▶ [How to complete this task]:
Whatever lines the data contains, output all of them unchanged.

(Dataset entries)

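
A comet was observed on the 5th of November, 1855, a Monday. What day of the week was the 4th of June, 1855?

Monday

Count forward from the earlier date (June 4, 1855) to the later (November 5, 1855):
June 1855: 30 − 4 = 26 days remain.
Then July (31), August (31), September (30), October (31): 31 + 31 + 30 + 31 = 123 days.
November 1–5, 1855: 5 days.
Total: 26 + 123 + 5 = 154 days.
154 is a multiple of 7, so the 4th of June, 1855 falls on the same weekday: Monday.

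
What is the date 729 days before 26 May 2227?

27 May 2225

Count 729 days before May 26, 2227:
Day-of-year of May 27, 2225: 147.
Day-of-year of May 26, 2227: 146.
2225 has 365 days, so 365 − 147 = 218 days remain in 2225.
Full years: 2226: 365. Sum = 365.
Total: 218 + 365 + 146 = 729 days.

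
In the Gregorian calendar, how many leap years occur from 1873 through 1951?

Years divisible by 4: 1876, 1880, …, 1948 — 19 in all.
Of these, 1900 is divisible by 100 but not 400, so not leap.
Leap years: 19 − 1 = 18.

18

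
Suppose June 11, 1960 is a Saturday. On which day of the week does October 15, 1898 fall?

Saturday

Count forward from the earlier date (October 15, 1898) to the later (June 11, 1960):
From October 15, 1898 to October 15, 1959: 61 years, of which 14 contain a Feb 29 — 47×365 + 14×366 = 22279 days.
(1900 is not a leap year (divisible by 100 but not 400).)
October 1959: 31 − 15 = 16 days remain.
Then November (30), December (31), January (31), February 1960 (29), March (31), April (30), May (31): 30 + 31 + 31 + 29 + 31 + 30 + 31 = 213 days.
June 1–11, 1960: 11 days.
Residual: 240 days.
Total: 22519 days.
22519 is a multiple of 7, so October 15, 1898 falls on the same weekday: Saturday.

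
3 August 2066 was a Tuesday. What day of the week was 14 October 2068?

August 2066: 31 − 3 = 28 days remain.
Then 25 full months totalling 761 days.
October 1–14, 2068: 14 days.
Total: 28 + 761 + 14 = 803 days.
803 mod 7 = 5, so 5 days after Tuesday is Sunday.

Sunday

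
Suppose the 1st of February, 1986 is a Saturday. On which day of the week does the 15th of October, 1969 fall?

Count forward from the earlier date (October 15, 1969) to the later (February 1, 1986):
Day-of-year of October 15, 1969: 288.
Day-of-year of February 1, 1986: 32.
1969 has 365 days, so 365 − 288 = 77 days remain in 1969.
Full years 1970–1985: 12 common + 4 leap = 12×365 + 4×366 = 5844 days.
Total: 77 + 5844 + 32 = 5953 days.
5953 mod 7 = 3, so 3 days before Saturday is Wednesday.

Wednesday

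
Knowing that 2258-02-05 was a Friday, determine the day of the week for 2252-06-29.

Count forward from the earlier date (June 29, 2252) to the later (February 5, 2258):
Day-of-year of June 29, 2252: 181.
Day-of-year of February 5, 2258: 36.
2252 has 366 days, so 366 − 181 = 185 days remain in 2252.
Full years: 2253: 365; 2254: 365; 2255: 365; 2256: 366; 2257: 365. Sum = 1826.
Total: 185 + 1826 + 36 = 2047 days.
2047 mod 7 = 3, so 3 days before Friday is Tuesday.

Tuesday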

▶ [Output of the exercise]:
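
A comet was observed on the 5th of November, 1855, a Monday. What day of the week was the 4th of June, 1855?

Monday

Count forward from the earlier date (June 4, 1855) to the later (November 5, 1855):
June 1855: 30 − 4 = 26 days remain.
Then July (31), August (31), September (30), October (31): 31 + 31 + 30 + 31 = 123 days.
November 1–5, 1855: 5 days.
Total: 26 + 123 + 5 = 154 days.
154 is a multiple of 7, so the 4th of June, 1855 falls on the same weekday: Monday.

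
What is the date 729 days before 26 May 2227?

27 May 2225

Count 729 days before May 26, 2227:
Day-of-year of May 27, 2225: 147.
Day-of-year of May 26, 2227: 146.
2225 has 365 days, so 365 − 147 = 218 days remain in 2225.
Full years: 2226: 365. Sum = 365.
Total: 218 + 365 + 146 = 729 days.

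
In the Gregorian calendar, how many leap years occur from 1873 through 1951?

Years divisible by 4: 1876, 1880, …, 1948 — 19 in all.
Of these, 1900 is divisible by 100 but not 400, so not leap.
Leap years: 19 − 1 = 18.

18

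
Suppose June 11, 1960 is a Saturday. On which day of the week does October 15, 1898 fall?

Saturday

Count forward from the earlier date (October 15, 1898) to the later (June 11, 1960):
From October 15, 1898 to October 15, 1959: 61 years, of which 14 contain a Feb 29 — 47×365 + 14×366 = 22279 days.
(1900 is not a leap year (divisible by 100 but not 400).)
October 1959: 31 − 15 = 16 days remain.
Then November (30), December (31), January (31), February 1960 (29), March (31), April (30), May (31): 30 + 31 + 31 + 29 + 31 + 30 + 31 = 213 days.
June 1–11, 1960: 11 days.
Residual: 240 days.
Total: 22519 days.
22519 is a multiple of 7, so October 15, 1898 falls on the same weekday: Saturday.

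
3 August 2066 was a Tuesday. What day of the week was 14 October 2068?

August 2066: 31 − 3 = 28 days remain.
Then 25 full months totalling 761 days.
October 1–14, 2068: 14 days.
Total: 28 + 761 + 14 = 803 days.
803 mod 7 = 5, so 5 days after Tuesday is Sunday.

Sunday

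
Suppose the 1st of February, 1986 is a Saturday. On which day of the week does the 15th of October, 1969 fall?

Count forward from the earlier date (October 15, 1969) to the later (February 1, 1986):
Day-of-year of October 15, 1969: 288.
Day-of-year of February 1, 1986: 32.
1969 has 365 days, so 365 − 288 = 77 days remain in 1969.
Full years 1970–1985: 12 common + 4 leap = 12×365 + 4×366 = 5844 days.
Total: 77 + 5844 + 32 = 5953 days.
5953 mod 7 = 3, so 3 days before Saturday is Wednesday.

Wednesday

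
Knowing that 2258-02-05 was a Friday, determine the day of the week for 2252-06-29.

Count forward from the earlier date (June 29, 2252) to the later (February 5, 2258):
Day-of-year of June 29, 2252: 181.
Day-of-year of February 5, 2258: 36.
2252 has 366 days, so 366 − 181 = 185 days remain in 2252.
Full years: 2253: 365; 2254: 365; 2255: 365; 2256: 366; 2257: 365. Sum = 1826.
Total: 185 + 1826 + 36 = 2047 days.
2047 mod 7 = 3, so 3 days before Friday is Tuesday.

Tuesday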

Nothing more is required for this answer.